[Available data — start]

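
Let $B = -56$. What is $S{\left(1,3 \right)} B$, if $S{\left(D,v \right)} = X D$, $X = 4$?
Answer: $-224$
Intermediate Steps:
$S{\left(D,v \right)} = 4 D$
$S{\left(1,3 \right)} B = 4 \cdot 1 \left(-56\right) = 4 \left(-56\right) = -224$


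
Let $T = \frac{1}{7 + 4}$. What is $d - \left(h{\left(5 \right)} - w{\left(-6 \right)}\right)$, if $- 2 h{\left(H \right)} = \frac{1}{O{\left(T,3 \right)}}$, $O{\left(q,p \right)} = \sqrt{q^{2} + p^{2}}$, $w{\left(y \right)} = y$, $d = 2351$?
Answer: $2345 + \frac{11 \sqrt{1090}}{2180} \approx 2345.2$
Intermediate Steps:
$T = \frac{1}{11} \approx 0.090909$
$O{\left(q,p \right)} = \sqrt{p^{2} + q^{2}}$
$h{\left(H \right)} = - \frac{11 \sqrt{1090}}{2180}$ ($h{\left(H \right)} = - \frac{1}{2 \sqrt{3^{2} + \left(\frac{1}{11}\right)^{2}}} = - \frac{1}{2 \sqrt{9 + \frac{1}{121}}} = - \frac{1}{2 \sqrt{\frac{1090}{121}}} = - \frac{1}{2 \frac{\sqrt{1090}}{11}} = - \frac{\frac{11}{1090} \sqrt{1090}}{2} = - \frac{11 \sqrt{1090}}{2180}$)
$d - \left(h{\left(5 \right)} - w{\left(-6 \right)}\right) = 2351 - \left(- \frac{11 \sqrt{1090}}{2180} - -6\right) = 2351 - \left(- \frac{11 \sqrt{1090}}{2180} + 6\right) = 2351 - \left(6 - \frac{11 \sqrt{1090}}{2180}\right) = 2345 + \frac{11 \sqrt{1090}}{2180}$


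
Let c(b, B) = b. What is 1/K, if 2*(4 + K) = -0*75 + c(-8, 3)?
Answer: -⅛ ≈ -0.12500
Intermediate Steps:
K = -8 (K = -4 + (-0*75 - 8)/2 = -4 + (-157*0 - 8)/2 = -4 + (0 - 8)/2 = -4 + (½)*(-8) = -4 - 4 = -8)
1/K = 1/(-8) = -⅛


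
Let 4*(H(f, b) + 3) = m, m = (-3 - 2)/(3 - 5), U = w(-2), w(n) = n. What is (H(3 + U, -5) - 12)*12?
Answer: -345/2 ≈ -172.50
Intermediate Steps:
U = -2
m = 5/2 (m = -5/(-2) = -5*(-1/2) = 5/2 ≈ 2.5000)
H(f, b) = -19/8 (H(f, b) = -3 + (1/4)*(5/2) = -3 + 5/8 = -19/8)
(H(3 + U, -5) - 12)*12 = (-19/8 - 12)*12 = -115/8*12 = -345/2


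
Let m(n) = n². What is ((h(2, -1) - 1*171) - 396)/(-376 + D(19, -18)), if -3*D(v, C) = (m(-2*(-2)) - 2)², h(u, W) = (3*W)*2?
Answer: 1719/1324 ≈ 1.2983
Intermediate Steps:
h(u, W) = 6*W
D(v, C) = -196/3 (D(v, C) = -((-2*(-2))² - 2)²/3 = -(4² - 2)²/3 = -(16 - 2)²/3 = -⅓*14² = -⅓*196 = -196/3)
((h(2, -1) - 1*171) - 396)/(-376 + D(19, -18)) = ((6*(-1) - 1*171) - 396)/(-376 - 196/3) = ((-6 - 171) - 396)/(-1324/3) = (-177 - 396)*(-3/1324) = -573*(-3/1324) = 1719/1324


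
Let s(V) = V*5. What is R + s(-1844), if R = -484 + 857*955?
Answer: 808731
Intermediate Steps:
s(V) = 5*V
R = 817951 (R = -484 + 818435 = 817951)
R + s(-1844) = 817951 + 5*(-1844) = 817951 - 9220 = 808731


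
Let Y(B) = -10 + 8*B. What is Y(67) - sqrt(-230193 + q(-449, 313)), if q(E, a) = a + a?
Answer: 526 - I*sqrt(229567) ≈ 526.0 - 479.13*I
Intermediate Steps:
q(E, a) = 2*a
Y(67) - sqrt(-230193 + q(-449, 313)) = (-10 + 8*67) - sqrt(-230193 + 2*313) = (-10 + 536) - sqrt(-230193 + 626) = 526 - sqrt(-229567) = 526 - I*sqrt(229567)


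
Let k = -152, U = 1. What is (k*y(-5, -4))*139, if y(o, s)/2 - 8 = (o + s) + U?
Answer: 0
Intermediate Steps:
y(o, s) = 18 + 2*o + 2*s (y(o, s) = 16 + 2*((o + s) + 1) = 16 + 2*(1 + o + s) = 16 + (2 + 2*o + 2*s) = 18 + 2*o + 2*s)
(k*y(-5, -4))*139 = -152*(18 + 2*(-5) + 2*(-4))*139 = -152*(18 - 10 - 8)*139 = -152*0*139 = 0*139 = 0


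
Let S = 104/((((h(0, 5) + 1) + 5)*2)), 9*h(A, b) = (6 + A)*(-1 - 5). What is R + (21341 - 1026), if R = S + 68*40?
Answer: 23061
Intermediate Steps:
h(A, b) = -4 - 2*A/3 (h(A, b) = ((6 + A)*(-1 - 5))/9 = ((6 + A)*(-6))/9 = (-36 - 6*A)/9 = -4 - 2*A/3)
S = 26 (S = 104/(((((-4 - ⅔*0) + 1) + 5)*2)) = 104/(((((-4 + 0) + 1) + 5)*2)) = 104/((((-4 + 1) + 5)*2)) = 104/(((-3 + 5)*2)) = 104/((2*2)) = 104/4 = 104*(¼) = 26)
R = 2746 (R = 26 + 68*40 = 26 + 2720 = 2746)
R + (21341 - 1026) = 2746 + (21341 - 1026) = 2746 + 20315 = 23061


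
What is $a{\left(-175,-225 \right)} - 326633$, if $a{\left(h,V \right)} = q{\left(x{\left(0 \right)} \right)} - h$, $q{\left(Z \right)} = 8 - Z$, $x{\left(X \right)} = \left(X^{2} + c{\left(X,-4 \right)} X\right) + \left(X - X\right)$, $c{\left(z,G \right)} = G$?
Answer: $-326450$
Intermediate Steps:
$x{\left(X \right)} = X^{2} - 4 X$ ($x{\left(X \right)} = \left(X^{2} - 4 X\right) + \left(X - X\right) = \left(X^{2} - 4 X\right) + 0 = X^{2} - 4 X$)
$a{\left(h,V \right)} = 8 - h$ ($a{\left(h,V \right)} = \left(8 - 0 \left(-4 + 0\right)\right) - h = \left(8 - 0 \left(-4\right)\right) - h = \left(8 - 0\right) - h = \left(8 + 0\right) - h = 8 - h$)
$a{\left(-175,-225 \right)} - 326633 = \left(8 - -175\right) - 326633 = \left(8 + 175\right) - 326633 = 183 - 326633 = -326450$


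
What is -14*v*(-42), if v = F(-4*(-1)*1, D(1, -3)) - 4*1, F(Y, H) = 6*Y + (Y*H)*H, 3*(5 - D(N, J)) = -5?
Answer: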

[Available data — finish]

### Exercise
Output each of the records exactly as it stands above.

### Solution for this problem
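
Let $B = -56$. What is $S{\left(1,3 \right)} B$, if $S{\left(D,v \right)} = X D$, $X = 4$?
Answer: $-224$
Intermediate Steps:
$S{\left(D,v \right)} = 4 D$
$S{\left(1,3 \right)} B = 4 \cdot 1 \left(-56\right) = 4 \left(-56\right) = -224$


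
Let $T = \frac{1}{7 + 4}$. What is $d - \left(h{\left(5 \right)} - w{\left(-6 \right)}\right)$, if $- 2 h{\left(H \right)} = \frac{1}{O{\left(T,3 \right)}}$, $O{\left(q,p \right)} = \sqrt{q^{2} + p^{2}}$, $w{\left(y \right)} = y$, $d = 2351$?
Answer: $2345 + \frac{11 \sqrt{1090}}{2180} \approx 2345.2$
Intermediate Steps:
$T = \frac{1}{11} \approx 0.090909$
$O{\left(q,p \right)} = \sqrt{p^{2} + q^{2}}$
$h{\left(H \right)} = - \frac{11 \sqrt{1090}}{2180}$ ($h{\left(H \right)} = - \frac{1}{2 \sqrt{3^{2} + \left(\frac{1}{11}\right)^{2}}} = - \frac{1}{2 \sqrt{9 + \frac{1}{121}}} = - \frac{1}{2 \sqrt{\frac{1090}{121}}} = - \frac{1}{2 \frac{\sqrt{1090}}{11}} = - \frac{\frac{11}{1090} \sqrt{1090}}{2} = - \frac{11 \sqrt{1090}}{2180}$)
$d - \left(h{\left(5 \right)} - w{\left(-6 \right)}\right) = 2351 - \left(- \frac{11 \sqrt{1090}}{2180} - -6\right) = 2351 - \left(- \frac{11 \sqrt{1090}}{2180} + 6\right) = 2351 - \left(6 - \frac{11 \sqrt{1090}}{2180}\right) = 2345 + \frac{11 \sqrt{1090}}{2180}$


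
Let c(b, B) = b. What is 1/K, if 2*(4 + K) = -0*75 + c(-8, 3)?
Answer: -⅛ ≈ -0.12500
Intermediate Steps:
K = -8 (K = -4 + (-0*75 - 8)/2 = -4 + (-157*0 - 8)/2 = -4 + (0 - 8)/2 = -4 + (½)*(-8) = -4 - 4 = -8)
1/K = 1/(-8) = -⅛


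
Let 4*(H(f, b) + 3) = m, m = (-3 - 2)/(3 - 5), U = w(-2), w(n) = n. What is (H(3 + U, -5) - 12)*12?
Answer: -345/2 ≈ -172.50
Intermediate Steps:
U = -2
m = 5/2 (m = -5/(-2) = -5*(-1/2) = 5/2 ≈ 2.5000)
H(f, b) = -19/8 (H(f, b) = -3 + (1/4)*(5/2) = -3 + 5/8 = -19/8)
(H(3 + U, -5) - 12)*12 = (-19/8 - 12)*12 = -115/8*12 = -345/2


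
Let m(n) = n². What is ((h(2, -1) - 1*171) - 396)/(-376 + D(19, -18)), if -3*D(v, C) = (m(-2*(-2)) - 2)², h(u, W) = (3*W)*2?
Answer: 1719/1324 ≈ 1.2983
Intermediate Steps:
h(u, W) = 6*W
D(v, C) = -196/3 (D(v, C) = -((-2*(-2))² - 2)²/3 = -(4² - 2)²/3 = -(16 - 2)²/3 = -⅓*14² = -⅓*196 = -196/3)
((h(2, -1) - 1*171) - 396)/(-376 + D(19, -18)) = ((6*(-1) - 1*171) - 396)/(-376 - 196/3) = ((-6 - 171) - 396)/(-1324/3) = (-177 - 396)*(-3/1324) = -573*(-3/1324) = 1719/1324


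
Let s(V) = V*5. What is R + s(-1844), if R = -484 + 857*955?
Answer: 808731
Intermediate Steps:
s(V) = 5*V
R = 817951 (R = -484 + 818435 = 817951)
R + s(-1844) = 817951 + 5*(-1844) = 817951 - 9220 = 808731


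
Let Y(B) = -10 + 8*B. What is Y(67) - sqrt(-230193 + q(-449, 313)), if q(E, a) = a + a?
Answer: 526 - I*sqrt(229567) ≈ 526.0 - 479.13*I
Intermediate Steps:
q(E, a) = 2*a
Y(67) - sqrt(-230193 + q(-449, 313)) = (-10 + 8*67) - sqrt(-230193 + 2*313) = (-10 + 536) - sqrt(-230193 + 626) = 526 - sqrt(-229567) = 526 - I*sqrt(229567)


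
Let k = -152, U = 1. What is (k*y(-5, -4))*139, if y(o, s)/2 - 8 = (o + s) + U?
Answer: 0
Intermediate Steps:
y(o, s) = 18 + 2*o + 2*s (y(o, s) = 16 + 2*((o + s) + 1) = 16 + 2*(1 + o + s) = 16 + (2 + 2*o + 2*s) = 18 + 2*o + 2*s)
(k*y(-5, -4))*139 = -152*(18 + 2*(-5) + 2*(-4))*139 = -152*(18 - 10 - 8)*139 = -152*0*139 = 0*139 = 0


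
Let S = 104/((((h(0, 5) + 1) + 5)*2)), 9*h(A, b) = (6 + A)*(-1 - 5). What is R + (21341 - 1026), if R = S + 68*40?
Answer: 23061
Intermediate Steps:
h(A, b) = -4 - 2*A/3 (h(A, b) = ((6 + A)*(-1 - 5))/9 = ((6 + A)*(-6))/9 = (-36 - 6*A)/9 = -4 - 2*A/3)
S = 26 (S = 104/(((((-4 - ⅔*0) + 1) + 5)*2)) = 104/(((((-4 + 0) + 1) + 5)*2)) = 104/((((-4 + 1) + 5)*2)) = 104/(((-3 + 5)*2)) = 104/((2*2)) = 104/4 = 104*(¼) = 26)
R = 2746 (R = 26 + 68*40 = 26 + 2720 = 2746)
R + (21341 - 1026) = 2746 + (21341 - 1026) = 2746 + 20315 = 23061


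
What is $a{\left(-175,-225 \right)} - 326633$, if $a{\left(h,V \right)} = q{\left(x{\left(0 \right)} \right)} - h$, $q{\left(Z \right)} = 8 - Z$, $x{\left(X \right)} = \left(X^{2} + c{\left(X,-4 \right)} X\right) + \left(X - X\right)$, $c{\left(z,G \right)} = G$?
Answer: $-326450$
Intermediate Steps:
$x{\left(X \right)} = X^{2} - 4 X$ ($x{\left(X \right)} = \left(X^{2} - 4 X\right) + \left(X - X\right) = \left(X^{2} - 4 X\right) + 0 = X^{2} - 4 X$)
$a{\left(h,V \right)} = 8 - h$ ($a{\left(h,V \right)} = \left(8 - 0 \left(-4 + 0\right)\right) - h = \left(8 - 0 \left(-4\right)\right) - h = \left(8 - 0\right) - h = \left(8 + 0\right) - h = 8 - h$)
$a{\left(-175,-225 \right)} - 326633 = \left(8 - -175\right) - 326633 = \left(8 + 175\right) - 326633 = 183 - 326633 = -326450$


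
What is -14*v*(-42), if v = F(-4*(-1)*1, D(1, -3)) - 4*1, F(Y, H) = 6*Y + (Y*H)*H, 3*(5 - D(N, J)) = -5?
Answer: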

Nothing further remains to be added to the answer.